Exercise directions: Could you retype the entries exactly as they are?

Records contained in a dataset
========

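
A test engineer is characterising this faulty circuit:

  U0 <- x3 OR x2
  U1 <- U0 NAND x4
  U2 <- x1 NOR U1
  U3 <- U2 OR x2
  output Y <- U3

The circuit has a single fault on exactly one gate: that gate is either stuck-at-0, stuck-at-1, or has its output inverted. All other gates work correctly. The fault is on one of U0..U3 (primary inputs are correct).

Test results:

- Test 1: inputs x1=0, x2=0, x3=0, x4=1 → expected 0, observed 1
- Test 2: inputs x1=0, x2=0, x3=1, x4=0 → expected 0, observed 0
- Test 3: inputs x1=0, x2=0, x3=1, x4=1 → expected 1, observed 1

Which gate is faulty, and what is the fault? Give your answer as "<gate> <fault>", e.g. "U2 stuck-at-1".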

========

Written solution:
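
A test engineer is characterising this faulty circuit:

  U0 <- x3 OR x2
  U1 <- U0 NAND x4
  U2 <- x1 NOR U1
  U3 <- U2 OR x2
  output Y <- U3

The circuit has a single fault on exactly one gate: that gate is either stuck-at-0, stuck-at-1, or has its output inverted. All other gates work correctly. The fault is on one of U0..U3 (primary inputs are correct).

Test results:

- Test 1: inputs x1=0, x2=0, x3=0, x4=1 → expected 0, observed 1
- Test 2: inputs x1=0, x2=0, x3=1, x4=0 → expected 0, observed 0
- Test 3: inputs x1=0, x2=0, x3=1, x4=1 → expected 1, observed 1

Which gate is faulty, and what is the fault? Give your answer as "<gate> <fault>", e.g. "U2 stuck-at-1".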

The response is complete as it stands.